Records from a dataset
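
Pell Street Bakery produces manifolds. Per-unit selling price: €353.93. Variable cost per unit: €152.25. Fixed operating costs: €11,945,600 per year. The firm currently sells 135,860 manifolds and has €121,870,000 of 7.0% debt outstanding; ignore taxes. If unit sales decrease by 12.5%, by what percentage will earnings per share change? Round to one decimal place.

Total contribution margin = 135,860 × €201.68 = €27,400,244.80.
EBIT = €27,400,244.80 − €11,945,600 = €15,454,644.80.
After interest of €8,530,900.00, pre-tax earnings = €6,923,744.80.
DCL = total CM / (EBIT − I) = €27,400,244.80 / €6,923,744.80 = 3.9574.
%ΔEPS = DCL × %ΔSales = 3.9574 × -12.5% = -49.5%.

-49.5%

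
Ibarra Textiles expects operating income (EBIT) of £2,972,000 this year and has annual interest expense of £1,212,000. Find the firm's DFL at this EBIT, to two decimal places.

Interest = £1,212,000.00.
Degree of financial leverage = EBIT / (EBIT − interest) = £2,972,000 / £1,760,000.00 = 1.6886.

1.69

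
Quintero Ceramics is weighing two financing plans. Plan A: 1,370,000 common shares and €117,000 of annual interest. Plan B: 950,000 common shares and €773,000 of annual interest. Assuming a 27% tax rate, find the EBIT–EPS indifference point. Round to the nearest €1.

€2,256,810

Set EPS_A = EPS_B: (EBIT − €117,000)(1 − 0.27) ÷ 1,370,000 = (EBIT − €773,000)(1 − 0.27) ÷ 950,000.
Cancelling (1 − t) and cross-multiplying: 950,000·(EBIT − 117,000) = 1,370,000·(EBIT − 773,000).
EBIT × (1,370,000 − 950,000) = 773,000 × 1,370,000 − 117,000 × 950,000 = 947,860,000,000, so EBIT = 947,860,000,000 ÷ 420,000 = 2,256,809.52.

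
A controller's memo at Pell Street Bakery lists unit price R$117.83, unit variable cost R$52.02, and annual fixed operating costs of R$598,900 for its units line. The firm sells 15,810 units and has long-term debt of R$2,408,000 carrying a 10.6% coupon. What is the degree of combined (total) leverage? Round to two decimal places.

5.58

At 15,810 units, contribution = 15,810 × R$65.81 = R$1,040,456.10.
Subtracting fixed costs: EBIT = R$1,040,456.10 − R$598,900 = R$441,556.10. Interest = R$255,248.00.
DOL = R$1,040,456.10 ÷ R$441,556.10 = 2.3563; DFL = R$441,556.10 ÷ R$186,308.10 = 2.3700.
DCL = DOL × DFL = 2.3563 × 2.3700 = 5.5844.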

* * *

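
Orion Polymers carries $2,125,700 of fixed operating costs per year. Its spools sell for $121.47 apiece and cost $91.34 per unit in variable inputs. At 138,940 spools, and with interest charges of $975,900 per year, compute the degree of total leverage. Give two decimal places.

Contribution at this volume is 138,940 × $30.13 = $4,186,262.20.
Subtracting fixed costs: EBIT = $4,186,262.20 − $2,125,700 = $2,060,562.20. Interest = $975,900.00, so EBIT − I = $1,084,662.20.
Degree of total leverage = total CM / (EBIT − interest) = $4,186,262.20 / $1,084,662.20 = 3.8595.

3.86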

* * *

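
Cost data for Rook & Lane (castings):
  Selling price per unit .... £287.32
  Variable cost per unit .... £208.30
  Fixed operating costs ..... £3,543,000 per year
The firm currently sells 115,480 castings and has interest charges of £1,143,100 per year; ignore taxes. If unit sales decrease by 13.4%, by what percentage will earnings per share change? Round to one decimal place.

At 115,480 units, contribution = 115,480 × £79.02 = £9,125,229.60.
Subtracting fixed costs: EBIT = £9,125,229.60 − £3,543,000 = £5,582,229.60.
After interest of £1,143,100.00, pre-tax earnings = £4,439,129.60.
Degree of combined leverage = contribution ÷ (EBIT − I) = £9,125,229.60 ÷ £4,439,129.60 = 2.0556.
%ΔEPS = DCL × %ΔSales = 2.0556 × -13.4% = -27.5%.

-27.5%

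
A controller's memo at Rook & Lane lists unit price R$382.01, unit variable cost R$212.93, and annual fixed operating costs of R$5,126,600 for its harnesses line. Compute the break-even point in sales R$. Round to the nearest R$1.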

— BRIEF —
Look above for the line with "Variable cost per unit .... £208.30" and the line with "A controller's memo at Rook". Retype those two lines and every line between them exactly, adding nothing.

— SOLUTION TO THIS PROBLEM —
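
  Variable cost per unit .... £208.30
  Fixed operating costs ..... £3,543,000 per year
The firm currently sells 115,480 castings and has interest charges of £1,143,100 per year; ignore taxes. If unit sales decrease by 13.4%, by what percentage will earnings per share change? Round to one decimal place.

At 115,480 units, contribution = 115,480 × £79.02 = £9,125,229.60.
Subtracting fixed costs: EBIT = £9,125,229.60 − £3,543,000 = £5,582,229.60.
After interest of £1,143,100.00, pre-tax earnings = £4,439,129.60.
Degree of combined leverage = contribution ÷ (EBIT − I) = £9,125,229.60 ÷ £4,439,129.60 = 2.0556.
%ΔEPS = DCL × %ΔSales = 2.0556 × -13.4% = -27.5%.

-27.5%

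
A controller's memo at Rook & Lane lists unit price R$382.01, unit variable cost R$212.93, and annual fixed operating costs of R$5,126,600 for its harnesses line. Compute the break-even point in sales R$. Round to the nearest R$1.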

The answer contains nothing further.